Among the lines below, a stretch begins at the one with "3. Where still" and ends at the one with "4. If tied, precedence". Repeat that stretch exactly, ends included.

RECORDED INFORMATION section start

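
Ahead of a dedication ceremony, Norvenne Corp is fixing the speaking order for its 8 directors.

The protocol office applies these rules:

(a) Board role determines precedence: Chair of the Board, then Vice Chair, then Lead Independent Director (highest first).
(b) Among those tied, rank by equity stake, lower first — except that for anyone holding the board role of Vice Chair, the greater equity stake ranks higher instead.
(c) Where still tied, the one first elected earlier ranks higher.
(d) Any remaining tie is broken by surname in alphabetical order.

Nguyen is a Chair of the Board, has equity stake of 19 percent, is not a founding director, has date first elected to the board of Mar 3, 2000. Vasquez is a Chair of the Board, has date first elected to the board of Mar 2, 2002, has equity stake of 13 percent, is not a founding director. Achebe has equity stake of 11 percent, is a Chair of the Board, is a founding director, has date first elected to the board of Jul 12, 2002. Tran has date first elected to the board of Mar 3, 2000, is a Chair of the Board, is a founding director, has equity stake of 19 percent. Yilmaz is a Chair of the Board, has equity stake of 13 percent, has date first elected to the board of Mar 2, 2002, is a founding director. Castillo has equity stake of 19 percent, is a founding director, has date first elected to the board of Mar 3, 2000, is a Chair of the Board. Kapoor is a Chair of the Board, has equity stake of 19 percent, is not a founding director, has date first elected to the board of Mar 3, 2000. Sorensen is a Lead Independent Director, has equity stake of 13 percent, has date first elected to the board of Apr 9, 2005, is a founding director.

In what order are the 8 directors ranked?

By board role: Achebe, Vasquez, Yilmaz, Castillo, Kapoor, Nguyen and Tran (Chair of the Board); then Sorensen (Lead Independent Director).
Among Achebe, Vasquez, Yilmaz, Castillo, Kapoor, Nguyen and Tran, by equity stake (lower first): Achebe (11 percent) before Vasquez and Yilmaz (13 percent) before Castillo, Kapoor, Nguyen and Tran (19 percent).
Vasquez and Yilmaz both have date first elected to the board Mar 2, 2002, so the next rule applies.
Among Vasquez and Yilmaz, alphabetically by surname: Vasquez before Yilmaz.
Castillo, Kapoor, Nguyen and Tran all have date first elected to the board Mar 3, 2000, so the next rule applies.
Among Castillo, Kapoor, Nguyen and Tran, alphabetically by surname: Castillo before Kapoor before Nguyen before Tran.
Full order: Achebe, Vasquez, Yilmaz, Castillo, Kapoor, Nguyen, Tran, Sorensen.

Achebe, Vasquez, Yilmaz, Castillo, Kapoor, Nguyen, Tran, Sorensen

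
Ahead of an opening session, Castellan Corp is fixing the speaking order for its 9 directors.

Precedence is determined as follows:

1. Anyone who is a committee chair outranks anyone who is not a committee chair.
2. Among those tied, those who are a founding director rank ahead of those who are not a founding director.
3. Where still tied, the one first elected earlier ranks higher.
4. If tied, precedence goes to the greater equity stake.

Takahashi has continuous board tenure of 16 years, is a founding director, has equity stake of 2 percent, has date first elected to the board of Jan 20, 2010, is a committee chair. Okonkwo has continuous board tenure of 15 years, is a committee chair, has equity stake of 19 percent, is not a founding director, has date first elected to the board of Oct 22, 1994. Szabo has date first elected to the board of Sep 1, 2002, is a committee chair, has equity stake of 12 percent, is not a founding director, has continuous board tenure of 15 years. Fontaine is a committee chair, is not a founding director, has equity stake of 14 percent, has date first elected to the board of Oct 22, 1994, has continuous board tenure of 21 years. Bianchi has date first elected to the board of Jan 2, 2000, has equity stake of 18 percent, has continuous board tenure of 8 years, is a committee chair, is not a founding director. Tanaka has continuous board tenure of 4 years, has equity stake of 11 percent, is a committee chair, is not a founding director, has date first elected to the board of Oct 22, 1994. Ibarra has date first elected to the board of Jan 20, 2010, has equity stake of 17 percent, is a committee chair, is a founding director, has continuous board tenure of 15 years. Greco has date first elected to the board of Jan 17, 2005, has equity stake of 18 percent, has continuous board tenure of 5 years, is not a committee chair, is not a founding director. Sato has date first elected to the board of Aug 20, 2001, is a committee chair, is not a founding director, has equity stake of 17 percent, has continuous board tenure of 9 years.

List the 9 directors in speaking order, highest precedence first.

Ibarra, Takahashi, Okonkwo, Fontaine, Tanaka, Bianchi, Sato, Szabo, Greco

By the first rule: Ibarra, Takahashi, Okonkwo, Fontaine, Tanaka, Bianchi, Sato and Szabo (each a committee chair); then Greco (not a committee chair).
Among Ibarra, Takahashi, Okonkwo, Fontaine, Tanaka, Bianchi, Sato and Szabo, a founding director before not a founding director: Ibarra and Takahashi (a founding director) before Okonkwo, Fontaine, Tanaka, Bianchi, Sato and Szabo (not a founding director).
Ibarra and Takahashi both have date first elected to the board Jan 20, 2010, so the next rule applies.
Among Ibarra and Takahashi, by equity stake (higher first): Ibarra (17 percent) before Takahashi (2 percent).
Among Okonkwo, Fontaine, Tanaka, Bianchi, Sato and Szabo, by date first elected to the board (earlier first): Okonkwo, Fontaine and Tanaka (Oct 22, 1994) before Bianchi (Jan 2, 2000) before Sato (Aug 20, 2001) before Szabo (Sep 1, 2002).
Among Okonkwo, Fontaine and Tanaka, by equity stake (higher first): Okonkwo (19 percent) before Fontaine (14 percent) before Tanaka (11 percent).
Full order: Ibarra, Takahashi, Okonkwo, Fontaine, Tanaka, Bianchi, Sato, Szabo, Greco.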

RECORDED INFORMATION section end

> _REPLY_
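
3. Where still tied, the one first elected earlier ranks higher.
4. If tied, precedence goes to the greater equity stake.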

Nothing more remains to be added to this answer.